#### About this task
In the entries that follow, find the line containing "6. visit(T)"; from there, copy every line exactly through the line containing "13. visit(J)".

Stored items:
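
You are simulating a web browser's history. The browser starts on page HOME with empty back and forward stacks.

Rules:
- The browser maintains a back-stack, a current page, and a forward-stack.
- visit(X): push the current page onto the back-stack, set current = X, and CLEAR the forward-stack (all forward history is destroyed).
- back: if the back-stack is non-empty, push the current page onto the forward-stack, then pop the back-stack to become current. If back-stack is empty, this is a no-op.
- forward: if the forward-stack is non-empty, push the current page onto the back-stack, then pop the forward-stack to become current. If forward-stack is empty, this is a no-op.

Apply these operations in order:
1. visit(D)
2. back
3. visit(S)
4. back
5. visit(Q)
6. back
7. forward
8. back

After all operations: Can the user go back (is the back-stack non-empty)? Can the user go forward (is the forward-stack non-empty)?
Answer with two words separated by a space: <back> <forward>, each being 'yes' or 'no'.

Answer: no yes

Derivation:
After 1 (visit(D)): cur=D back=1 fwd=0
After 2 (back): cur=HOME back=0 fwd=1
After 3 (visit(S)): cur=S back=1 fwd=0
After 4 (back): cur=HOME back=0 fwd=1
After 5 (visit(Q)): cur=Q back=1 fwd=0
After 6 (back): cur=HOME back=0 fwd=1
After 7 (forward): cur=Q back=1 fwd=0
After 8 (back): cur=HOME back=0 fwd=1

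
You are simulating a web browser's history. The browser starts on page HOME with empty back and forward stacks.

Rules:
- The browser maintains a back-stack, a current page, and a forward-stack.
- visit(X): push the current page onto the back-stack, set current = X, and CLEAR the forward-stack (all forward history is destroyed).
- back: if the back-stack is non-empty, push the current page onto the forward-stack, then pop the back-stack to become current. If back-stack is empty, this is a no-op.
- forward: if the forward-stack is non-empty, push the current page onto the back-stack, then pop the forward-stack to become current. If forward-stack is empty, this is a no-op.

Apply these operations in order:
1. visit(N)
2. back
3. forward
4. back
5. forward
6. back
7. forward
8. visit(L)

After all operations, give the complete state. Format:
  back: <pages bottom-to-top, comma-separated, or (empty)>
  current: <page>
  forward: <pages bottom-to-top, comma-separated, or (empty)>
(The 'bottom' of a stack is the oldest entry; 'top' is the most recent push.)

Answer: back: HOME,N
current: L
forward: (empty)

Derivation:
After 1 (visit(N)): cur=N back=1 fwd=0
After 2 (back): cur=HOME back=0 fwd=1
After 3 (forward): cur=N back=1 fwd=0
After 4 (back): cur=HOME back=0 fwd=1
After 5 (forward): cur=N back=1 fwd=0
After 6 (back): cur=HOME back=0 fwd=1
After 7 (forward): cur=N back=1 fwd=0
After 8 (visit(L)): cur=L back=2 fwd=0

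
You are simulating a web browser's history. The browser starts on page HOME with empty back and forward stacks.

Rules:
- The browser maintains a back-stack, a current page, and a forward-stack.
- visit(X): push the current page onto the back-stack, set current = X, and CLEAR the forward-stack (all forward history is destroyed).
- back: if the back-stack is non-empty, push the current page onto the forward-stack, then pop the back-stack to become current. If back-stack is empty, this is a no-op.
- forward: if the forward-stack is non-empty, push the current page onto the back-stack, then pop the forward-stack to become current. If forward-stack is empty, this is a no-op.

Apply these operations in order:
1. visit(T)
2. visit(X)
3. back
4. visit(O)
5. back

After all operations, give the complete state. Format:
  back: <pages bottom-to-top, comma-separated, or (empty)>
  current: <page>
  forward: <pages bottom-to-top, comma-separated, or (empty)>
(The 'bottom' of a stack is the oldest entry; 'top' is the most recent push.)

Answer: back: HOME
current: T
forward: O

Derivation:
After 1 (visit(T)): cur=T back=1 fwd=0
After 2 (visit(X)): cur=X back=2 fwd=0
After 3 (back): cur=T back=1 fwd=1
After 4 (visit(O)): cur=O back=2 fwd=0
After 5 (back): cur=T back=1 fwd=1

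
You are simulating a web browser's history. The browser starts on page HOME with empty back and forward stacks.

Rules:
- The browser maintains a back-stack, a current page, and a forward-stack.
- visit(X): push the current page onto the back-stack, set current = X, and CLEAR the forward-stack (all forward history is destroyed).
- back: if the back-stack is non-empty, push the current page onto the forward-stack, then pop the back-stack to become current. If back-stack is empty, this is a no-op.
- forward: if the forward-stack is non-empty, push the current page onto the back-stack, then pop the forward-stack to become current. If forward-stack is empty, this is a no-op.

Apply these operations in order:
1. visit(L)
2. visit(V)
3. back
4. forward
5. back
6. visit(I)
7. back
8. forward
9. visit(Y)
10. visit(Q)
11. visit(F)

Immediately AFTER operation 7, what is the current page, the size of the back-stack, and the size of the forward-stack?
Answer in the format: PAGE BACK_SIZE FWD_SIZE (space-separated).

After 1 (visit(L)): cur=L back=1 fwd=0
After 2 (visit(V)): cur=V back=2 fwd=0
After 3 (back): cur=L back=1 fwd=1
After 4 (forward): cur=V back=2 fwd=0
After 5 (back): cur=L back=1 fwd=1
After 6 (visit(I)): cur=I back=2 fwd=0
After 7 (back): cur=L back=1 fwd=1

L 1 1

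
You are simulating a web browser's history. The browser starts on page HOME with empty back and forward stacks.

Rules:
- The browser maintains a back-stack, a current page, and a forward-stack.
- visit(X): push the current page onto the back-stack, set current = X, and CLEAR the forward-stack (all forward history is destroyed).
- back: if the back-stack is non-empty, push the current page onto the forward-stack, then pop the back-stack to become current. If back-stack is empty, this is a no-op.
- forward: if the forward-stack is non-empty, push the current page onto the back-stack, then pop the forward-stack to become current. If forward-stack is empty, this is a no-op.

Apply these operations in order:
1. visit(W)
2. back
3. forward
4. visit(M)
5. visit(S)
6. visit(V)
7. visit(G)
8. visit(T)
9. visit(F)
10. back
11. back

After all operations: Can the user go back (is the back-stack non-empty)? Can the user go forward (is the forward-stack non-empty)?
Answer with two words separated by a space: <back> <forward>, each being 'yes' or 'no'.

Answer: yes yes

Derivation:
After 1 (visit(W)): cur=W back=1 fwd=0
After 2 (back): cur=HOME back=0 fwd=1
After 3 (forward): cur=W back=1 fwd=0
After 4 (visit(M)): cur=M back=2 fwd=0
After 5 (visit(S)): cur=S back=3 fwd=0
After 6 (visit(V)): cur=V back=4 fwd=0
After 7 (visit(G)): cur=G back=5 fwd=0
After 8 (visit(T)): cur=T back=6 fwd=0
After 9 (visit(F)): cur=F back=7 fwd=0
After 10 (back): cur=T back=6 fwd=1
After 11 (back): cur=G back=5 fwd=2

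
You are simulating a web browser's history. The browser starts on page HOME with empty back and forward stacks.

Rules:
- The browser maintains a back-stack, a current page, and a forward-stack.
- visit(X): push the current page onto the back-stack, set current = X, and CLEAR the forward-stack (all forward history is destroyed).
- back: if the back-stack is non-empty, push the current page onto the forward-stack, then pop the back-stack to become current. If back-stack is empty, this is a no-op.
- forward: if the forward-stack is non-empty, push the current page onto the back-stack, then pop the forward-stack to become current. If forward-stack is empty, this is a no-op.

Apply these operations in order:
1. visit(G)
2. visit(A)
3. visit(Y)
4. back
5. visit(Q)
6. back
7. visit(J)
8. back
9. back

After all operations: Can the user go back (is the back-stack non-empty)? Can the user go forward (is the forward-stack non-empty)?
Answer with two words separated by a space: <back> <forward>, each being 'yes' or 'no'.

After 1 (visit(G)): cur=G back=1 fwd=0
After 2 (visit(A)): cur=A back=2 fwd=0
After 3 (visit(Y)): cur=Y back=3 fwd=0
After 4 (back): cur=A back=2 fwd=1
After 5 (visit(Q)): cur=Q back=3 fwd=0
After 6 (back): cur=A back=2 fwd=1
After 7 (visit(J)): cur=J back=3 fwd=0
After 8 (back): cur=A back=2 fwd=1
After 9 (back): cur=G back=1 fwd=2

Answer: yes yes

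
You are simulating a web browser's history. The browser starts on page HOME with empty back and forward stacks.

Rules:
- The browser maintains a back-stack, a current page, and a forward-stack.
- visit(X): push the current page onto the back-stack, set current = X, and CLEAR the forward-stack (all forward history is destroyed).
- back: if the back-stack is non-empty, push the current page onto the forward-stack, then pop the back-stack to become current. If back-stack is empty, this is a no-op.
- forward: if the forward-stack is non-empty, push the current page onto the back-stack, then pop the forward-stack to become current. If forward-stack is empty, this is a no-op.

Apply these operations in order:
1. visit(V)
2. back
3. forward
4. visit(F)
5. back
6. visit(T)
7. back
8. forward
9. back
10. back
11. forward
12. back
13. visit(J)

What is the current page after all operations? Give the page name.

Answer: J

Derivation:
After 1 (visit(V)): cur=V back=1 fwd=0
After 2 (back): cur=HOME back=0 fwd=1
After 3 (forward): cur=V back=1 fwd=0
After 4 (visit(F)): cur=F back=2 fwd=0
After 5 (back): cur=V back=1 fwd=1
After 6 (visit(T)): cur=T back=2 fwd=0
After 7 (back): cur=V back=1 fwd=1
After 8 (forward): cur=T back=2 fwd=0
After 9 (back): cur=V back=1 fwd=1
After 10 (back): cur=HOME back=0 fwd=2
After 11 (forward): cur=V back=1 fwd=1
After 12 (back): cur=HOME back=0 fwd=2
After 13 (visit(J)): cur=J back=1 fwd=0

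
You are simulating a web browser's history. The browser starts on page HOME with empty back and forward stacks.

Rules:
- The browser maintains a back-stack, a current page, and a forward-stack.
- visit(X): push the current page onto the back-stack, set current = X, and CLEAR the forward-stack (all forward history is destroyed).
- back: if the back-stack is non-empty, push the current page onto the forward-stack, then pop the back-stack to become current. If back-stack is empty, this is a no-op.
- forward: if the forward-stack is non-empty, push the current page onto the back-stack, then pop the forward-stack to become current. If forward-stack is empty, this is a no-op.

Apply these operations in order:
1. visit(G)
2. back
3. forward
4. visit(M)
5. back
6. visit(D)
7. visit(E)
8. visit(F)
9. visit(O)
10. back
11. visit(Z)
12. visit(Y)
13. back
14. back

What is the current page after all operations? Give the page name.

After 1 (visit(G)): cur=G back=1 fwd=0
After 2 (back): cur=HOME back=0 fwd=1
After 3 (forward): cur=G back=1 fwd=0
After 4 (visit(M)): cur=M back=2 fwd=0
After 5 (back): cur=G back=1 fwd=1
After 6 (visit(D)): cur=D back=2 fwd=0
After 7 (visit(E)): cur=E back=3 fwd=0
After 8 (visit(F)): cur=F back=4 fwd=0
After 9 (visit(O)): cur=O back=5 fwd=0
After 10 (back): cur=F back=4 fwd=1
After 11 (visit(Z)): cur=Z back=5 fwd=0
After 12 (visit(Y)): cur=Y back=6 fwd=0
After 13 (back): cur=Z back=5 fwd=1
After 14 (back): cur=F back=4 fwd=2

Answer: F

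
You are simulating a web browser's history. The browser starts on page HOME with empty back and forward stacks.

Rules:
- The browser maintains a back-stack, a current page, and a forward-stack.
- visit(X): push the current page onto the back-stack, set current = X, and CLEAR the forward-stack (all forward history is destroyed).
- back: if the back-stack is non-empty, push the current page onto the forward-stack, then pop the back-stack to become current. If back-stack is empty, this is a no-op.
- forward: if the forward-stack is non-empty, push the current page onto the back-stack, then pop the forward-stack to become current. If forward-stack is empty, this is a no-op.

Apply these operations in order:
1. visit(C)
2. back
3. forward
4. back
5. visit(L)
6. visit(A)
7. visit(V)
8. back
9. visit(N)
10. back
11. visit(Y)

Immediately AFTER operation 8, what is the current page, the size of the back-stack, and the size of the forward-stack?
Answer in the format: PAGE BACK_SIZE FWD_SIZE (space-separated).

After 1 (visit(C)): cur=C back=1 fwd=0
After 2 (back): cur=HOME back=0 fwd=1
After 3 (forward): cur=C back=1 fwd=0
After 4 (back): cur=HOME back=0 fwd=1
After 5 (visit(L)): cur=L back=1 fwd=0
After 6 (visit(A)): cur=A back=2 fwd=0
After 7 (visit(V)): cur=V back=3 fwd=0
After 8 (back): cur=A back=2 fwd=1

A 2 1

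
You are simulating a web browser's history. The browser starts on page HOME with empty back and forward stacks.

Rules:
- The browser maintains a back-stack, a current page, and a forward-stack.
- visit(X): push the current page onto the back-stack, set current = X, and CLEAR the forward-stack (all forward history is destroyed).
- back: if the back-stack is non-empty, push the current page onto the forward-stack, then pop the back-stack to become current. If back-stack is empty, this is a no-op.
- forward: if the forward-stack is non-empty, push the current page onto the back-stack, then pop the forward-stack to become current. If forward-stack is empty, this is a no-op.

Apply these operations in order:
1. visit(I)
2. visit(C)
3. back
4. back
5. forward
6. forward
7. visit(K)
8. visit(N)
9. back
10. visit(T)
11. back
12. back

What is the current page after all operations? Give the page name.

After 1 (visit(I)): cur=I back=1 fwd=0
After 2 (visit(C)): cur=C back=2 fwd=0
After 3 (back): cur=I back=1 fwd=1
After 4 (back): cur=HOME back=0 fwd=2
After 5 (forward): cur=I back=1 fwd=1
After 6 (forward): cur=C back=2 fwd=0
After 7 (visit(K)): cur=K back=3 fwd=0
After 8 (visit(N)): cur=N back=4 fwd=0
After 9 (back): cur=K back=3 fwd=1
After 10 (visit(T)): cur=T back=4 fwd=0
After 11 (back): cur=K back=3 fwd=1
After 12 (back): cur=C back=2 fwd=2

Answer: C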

#### Response box
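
6. visit(T)
7. back
8. forward
9. back
10. back
11. forward
12. back
13. visit(J)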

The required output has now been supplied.